__To do__
Transcribe exactly the lines from the one holding "Compare the atmospheric" to the end of the data below, including both of those lines and no others.

__Supplied data__

+ + + +

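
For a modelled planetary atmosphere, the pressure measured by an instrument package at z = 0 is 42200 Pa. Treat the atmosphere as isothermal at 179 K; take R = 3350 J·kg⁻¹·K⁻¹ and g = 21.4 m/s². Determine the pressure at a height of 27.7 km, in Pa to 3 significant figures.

P ≈ 15700 Pa

Scale height: H = RT/g = 3350 × 179 / 21.4 = 28021 m.
Barometric formula: P = P₀ exp(−z/H).
z/H = 27700/28021 = 0.98854; exp(−0.98854) = 0.37212.
P = 42200 × 0.37212 = 15703 Pa.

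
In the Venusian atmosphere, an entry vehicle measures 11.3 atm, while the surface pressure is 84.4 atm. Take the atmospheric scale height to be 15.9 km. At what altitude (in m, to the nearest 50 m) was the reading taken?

z ≈ 31950 m

Invert the barometric formula: z = H ln(P₀/P).
P₀/P = 84.4/11.3 = 7.4690; ln(7.4690) = 2.0108.
z = 15900 × 2.0108 = 31972 m.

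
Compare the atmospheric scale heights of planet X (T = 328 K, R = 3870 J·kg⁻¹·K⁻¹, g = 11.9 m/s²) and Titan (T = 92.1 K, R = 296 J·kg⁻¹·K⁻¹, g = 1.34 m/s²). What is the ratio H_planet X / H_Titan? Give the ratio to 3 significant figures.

H_planet X/H_Titan ≈ 5.24

H = RT/g for each body.
H_planet X = 3870 × 328 / 11.9 = 106670 m.
H_Titan = 296 × 92.1 / 1.34 = 20344 m.
H_planet X/H_Titan = 106670/20344 = 5.2433.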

+ + + +

__Answer space__
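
Compare the atmospheric scale heights of planet X (T = 328 K, R = 3870 J·kg⁻¹·K⁻¹, g = 11.9 m/s²) and Titan (T = 92.1 K, R = 296 J·kg⁻¹·K⁻¹, g = 1.34 m/s²). What is the ratio H_planet X / H_Titan? Give the ratio to 3 significant figures.

H_planet X/H_Titan ≈ 5.24

H = RT/g for each body.
H_planet X = 3870 × 328 / 11.9 = 106670 m.
H_Titan = 296 × 92.1 / 1.34 = 20344 m.
H_planet X/H_Titan = 106670/20344 = 5.2433.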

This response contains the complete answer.